Exercise —
Check each line of the material for the string "below", and copy the lines that have it.

Extracted data —
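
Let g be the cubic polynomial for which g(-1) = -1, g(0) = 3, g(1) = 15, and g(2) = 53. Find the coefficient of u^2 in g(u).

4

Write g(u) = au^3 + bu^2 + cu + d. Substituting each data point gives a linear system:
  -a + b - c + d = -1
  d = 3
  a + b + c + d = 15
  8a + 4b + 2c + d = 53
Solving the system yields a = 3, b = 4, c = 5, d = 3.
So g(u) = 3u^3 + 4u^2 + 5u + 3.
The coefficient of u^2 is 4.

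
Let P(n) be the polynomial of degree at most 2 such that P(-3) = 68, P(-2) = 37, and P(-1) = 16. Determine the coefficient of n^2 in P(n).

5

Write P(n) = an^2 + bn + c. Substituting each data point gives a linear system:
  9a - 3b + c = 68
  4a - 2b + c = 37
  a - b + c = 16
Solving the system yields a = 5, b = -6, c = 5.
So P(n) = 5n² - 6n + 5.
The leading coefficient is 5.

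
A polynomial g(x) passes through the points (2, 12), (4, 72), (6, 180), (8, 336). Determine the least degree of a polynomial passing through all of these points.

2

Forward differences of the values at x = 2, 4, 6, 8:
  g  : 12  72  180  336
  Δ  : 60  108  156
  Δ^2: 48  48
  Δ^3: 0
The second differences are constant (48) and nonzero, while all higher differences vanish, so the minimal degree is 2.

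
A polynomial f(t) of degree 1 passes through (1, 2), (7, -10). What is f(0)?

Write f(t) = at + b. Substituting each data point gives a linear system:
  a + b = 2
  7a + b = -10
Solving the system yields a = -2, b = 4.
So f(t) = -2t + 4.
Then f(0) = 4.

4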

* * *

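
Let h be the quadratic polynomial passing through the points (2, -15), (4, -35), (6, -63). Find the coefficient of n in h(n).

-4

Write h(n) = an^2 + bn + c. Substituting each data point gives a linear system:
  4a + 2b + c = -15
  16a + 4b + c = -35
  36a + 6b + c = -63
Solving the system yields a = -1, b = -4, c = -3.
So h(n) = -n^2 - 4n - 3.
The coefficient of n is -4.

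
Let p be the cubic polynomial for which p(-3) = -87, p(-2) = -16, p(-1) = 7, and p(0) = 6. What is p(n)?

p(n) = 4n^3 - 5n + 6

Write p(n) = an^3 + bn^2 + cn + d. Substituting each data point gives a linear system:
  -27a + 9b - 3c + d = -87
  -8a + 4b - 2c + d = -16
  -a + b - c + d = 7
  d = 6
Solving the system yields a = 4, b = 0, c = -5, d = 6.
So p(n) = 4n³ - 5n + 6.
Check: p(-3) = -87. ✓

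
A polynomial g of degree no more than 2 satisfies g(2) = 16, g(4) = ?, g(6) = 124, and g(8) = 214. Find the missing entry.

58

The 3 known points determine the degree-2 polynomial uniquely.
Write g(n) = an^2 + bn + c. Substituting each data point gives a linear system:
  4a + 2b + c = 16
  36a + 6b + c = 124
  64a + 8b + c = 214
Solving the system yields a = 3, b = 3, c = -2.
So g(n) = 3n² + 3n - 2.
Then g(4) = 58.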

==

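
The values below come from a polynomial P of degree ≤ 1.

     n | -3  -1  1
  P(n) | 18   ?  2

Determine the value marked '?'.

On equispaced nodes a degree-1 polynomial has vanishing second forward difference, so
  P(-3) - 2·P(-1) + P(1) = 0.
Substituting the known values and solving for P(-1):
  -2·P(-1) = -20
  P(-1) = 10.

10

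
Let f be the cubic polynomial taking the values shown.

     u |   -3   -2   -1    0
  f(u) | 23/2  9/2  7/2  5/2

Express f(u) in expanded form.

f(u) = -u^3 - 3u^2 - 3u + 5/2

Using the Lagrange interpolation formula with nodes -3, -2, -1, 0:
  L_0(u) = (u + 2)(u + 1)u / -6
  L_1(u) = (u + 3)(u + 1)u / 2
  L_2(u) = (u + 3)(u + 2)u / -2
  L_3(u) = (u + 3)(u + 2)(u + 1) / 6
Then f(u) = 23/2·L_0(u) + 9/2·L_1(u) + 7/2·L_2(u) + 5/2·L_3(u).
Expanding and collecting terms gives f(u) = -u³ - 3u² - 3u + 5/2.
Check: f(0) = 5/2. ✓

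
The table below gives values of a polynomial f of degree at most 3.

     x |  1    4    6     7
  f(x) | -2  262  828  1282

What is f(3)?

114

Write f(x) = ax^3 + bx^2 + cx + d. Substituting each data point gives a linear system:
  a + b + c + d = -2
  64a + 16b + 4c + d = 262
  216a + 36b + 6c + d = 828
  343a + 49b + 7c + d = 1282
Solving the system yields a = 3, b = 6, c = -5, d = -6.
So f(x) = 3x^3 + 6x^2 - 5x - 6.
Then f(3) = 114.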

Written solution —
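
The values below come from a polynomial P of degree ≤ 1.
The table below gives values of a polynomial f of degree at most 3.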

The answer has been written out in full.